### Working data
------------------------------------------------
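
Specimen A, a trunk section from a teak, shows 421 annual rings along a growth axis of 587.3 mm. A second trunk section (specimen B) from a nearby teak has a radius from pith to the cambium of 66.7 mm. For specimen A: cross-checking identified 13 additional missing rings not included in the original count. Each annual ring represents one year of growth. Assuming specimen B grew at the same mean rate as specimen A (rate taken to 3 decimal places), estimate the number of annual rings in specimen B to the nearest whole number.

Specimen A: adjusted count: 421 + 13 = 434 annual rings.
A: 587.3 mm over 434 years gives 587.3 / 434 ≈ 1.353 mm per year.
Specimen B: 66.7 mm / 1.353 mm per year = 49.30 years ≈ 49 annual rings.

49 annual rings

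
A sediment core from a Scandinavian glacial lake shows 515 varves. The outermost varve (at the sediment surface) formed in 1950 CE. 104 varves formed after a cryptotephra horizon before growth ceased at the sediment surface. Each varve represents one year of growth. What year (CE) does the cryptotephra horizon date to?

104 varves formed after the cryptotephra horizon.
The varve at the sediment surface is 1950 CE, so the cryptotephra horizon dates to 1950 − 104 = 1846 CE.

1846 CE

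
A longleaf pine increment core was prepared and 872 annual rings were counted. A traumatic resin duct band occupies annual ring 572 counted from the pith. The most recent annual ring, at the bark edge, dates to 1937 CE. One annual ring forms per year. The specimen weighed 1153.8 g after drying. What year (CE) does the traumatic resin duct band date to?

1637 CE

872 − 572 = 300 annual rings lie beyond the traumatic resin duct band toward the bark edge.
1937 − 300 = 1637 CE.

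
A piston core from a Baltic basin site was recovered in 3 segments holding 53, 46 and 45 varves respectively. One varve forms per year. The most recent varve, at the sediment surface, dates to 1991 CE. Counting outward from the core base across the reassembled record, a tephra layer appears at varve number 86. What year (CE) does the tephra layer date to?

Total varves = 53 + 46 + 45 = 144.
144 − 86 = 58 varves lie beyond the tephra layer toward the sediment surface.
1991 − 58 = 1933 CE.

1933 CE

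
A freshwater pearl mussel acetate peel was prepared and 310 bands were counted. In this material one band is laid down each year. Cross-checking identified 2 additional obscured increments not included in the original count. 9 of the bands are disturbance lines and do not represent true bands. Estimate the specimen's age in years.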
------------------------------------------------
### What is being asked
All of the records should be transcribed exactly, with nothing left out.

### Result
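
Specimen A, a trunk section from a teak, shows 421 annual rings along a growth axis of 587.3 mm. A second trunk section (specimen B) from a nearby teak has a radius from pith to the cambium of 66.7 mm. For specimen A: cross-checking identified 13 additional missing rings not included in the original count. Each annual ring represents one year of growth. Assuming specimen B grew at the same mean rate as specimen A (rate taken to 3 decimal places), estimate the number of annual rings in specimen B to the nearest whole number.

Specimen A: adjusted count: 421 + 13 = 434 annual rings.
A: 587.3 mm over 434 years gives 587.3 / 434 ≈ 1.353 mm per year.
Specimen B: 66.7 mm / 1.353 mm per year = 49.30 years ≈ 49 annual rings.

49 annual rings

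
A sediment core from a Scandinavian glacial lake shows 515 varves. The outermost varve (at the sediment surface) formed in 1950 CE. 104 varves formed after a cryptotephra horizon before growth ceased at the sediment surface. Each varve represents one year of growth. What year (CE) does the cryptotephra horizon date to?

104 varves formed after the cryptotephra horizon.
The varve at the sediment surface is 1950 CE, so the cryptotephra horizon dates to 1950 − 104 = 1846 CE.

1846 CE

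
A longleaf pine increment core was prepared and 872 annual rings were counted. A traumatic resin duct band occupies annual ring 572 counted from the pith. The most recent annual ring, at the bark edge, dates to 1937 CE. One annual ring forms per year. The specimen weighed 1153.8 g after drying. What year (CE) does the traumatic resin duct band date to?

1637 CE

872 − 572 = 300 annual rings lie beyond the traumatic resin duct band toward the bark edge.
1937 − 300 = 1637 CE.

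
A piston core from a Baltic basin site was recovered in 3 segments holding 53, 46 and 45 varves respectively. One varve forms per year. The most recent varve, at the sediment surface, dates to 1991 CE. Counting outward from the core base across the reassembled record, a tephra layer appears at varve number 86. What year (CE) does the tephra layer date to?

Total varves = 53 + 46 + 45 = 144.
144 − 86 = 58 varves lie beyond the tephra layer toward the sediment surface.
1991 − 58 = 1933 CE.

1933 CE

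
A freshwater pearl mussel acetate peel was prepared and 310 bands were counted. In this material one band is laid down each year. Cross-checking identified 2 additional obscured increments not included in the original count. 9 of the bands are disturbance lines and do not represent true bands. Estimate the specimen's age in years.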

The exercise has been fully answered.